Where a line of the records contains the word "What", show that line.

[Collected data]
* * * *

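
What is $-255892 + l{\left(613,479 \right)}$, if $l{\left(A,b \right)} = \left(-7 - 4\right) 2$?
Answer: $-255914$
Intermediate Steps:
$l{\left(A,b \right)} = -22$ ($l{\left(A,b \right)} = \left(-7 - 4\right) 2 = \left(-11\right) 2 = -22$)
$-255892 + l{\left(613,479 \right)} = -255892 - 22 = -255914$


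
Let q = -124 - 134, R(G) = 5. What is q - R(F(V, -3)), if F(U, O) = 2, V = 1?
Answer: -263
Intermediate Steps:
q = -258
q - R(F(V, -3)) = -258 - 1*5 = -258 - 5 = -263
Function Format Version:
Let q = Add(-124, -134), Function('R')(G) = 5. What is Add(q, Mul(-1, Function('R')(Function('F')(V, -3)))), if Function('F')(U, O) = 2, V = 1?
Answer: -263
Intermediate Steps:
q = -258
Add(q, Mul(-1, Function('R')(Function('F')(V, -3)))) = Add(-258, Mul(-1, 5)) = Add(-258, -5) = -263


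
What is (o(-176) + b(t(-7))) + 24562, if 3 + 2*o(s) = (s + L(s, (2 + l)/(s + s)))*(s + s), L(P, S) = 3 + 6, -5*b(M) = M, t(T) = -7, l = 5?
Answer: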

* * * *

PROBLEM SOLUTION:
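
What is $-255892 + l{\left(613,479 \right)}$, if $l{\left(A,b \right)} = \left(-7 - 4\right) 2$?
Let q = -124 - 134, R(G) = 5. What is q - R(F(V, -3)), if F(U, O) = 2, V = 1?
Let q = Add(-124, -134), Function('R')(G) = 5. What is Add(q, Mul(-1, Function('R')(Function('F')(V, -3)))), if Function('F')(U, O) = 2, V = 1?
What is (o(-176) + b(t(-7))) + 24562, if 3 + 2*o(s) = (s + L(s, (2 + l)/(s + s)))*(s + s), L(P, S) = 3 + 6, -5*b(M) = M, t(T) = -7, l = 5?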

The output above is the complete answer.